◆ About this exercise ◆
This exercise calls for an exact copy of the data below.

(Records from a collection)
* * * *

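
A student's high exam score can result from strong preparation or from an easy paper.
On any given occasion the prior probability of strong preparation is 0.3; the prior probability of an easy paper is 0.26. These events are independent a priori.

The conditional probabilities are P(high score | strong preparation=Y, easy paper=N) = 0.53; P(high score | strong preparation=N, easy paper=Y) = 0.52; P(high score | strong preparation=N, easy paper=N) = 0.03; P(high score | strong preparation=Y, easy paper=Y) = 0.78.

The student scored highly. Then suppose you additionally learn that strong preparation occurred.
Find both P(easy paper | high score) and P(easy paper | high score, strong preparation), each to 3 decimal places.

P(easy paper | high score) ≈ 0.539; P(easy paper | high score, strong preparation) ≈ 0.341

Weight on easy paper=true, given the evidence: 0.094640 + 0.060840 = 0.155480
Normalizer over all consistent configurations: 0.03·0.7·0.74 + 0.52·0.7·0.26 + 0.53·0.3·0.74 + 0.78·0.3·0.26 = 0.288680
P(easy paper | high score) = 0.155480/0.288680 ≈ 0.539

Now also conditioning on strong preparation=true:
Sum P(high score|·) weighted by the priors over both values of easy paper:
  P(high score | strong preparation) = 0.53×0.74 + 0.78×0.26
        = 0.392200 + 0.202800 = 0.595000
Keeping only the easy paper-present terms gives 0.202800, so
  P(easy paper | high score, strong preparation) = 0.202800 / 0.595000 ≈ 0.341
Conditioning on strong preparation lowers the posterior on easy paper: the classic explaining-away effect in a common-effect structure.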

* * * *

◆ Answer ◆
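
A student's high exam score can result from strong preparation or from an easy paper.
On any given occasion the prior probability of strong preparation is 0.3; the prior probability of an easy paper is 0.26. These events are independent a priori.

The conditional probabilities are P(high score | strong preparation=Y, easy paper=N) = 0.53; P(high score | strong preparation=N, easy paper=Y) = 0.52; P(high score | strong preparation=N, easy paper=N) = 0.03; P(high score | strong preparation=Y, easy paper=Y) = 0.78.

The student scored highly. Then suppose you additionally learn that strong preparation occurred.
Find both P(easy paper | high score) and P(easy paper | high score, strong preparation), each to 3 decimal places.

P(easy paper | high score) ≈ 0.539; P(easy paper | high score, strong preparation) ≈ 0.341

Weight on easy paper=true, given the evidence: 0.094640 + 0.060840 = 0.155480
Normalizer over all consistent configurations: 0.03·0.7·0.74 + 0.52·0.7·0.26 + 0.53·0.3·0.74 + 0.78·0.3·0.26 = 0.288680
P(easy paper | high score) = 0.155480/0.288680 ≈ 0.539

Now also conditioning on strong preparation=true:
Sum P(high score|·) weighted by the priors over both values of easy paper:
  P(high score | strong preparation) = 0.53×0.74 + 0.78×0.26
        = 0.392200 + 0.202800 = 0.595000
Keeping only the easy paper-present terms gives 0.202800, so
  P(easy paper | high score, strong preparation) = 0.202800 / 0.595000 ≈ 0.341
Conditioning on strong preparation lowers the posterior on easy paper: the classic explaining-away effect in a common-effect structure.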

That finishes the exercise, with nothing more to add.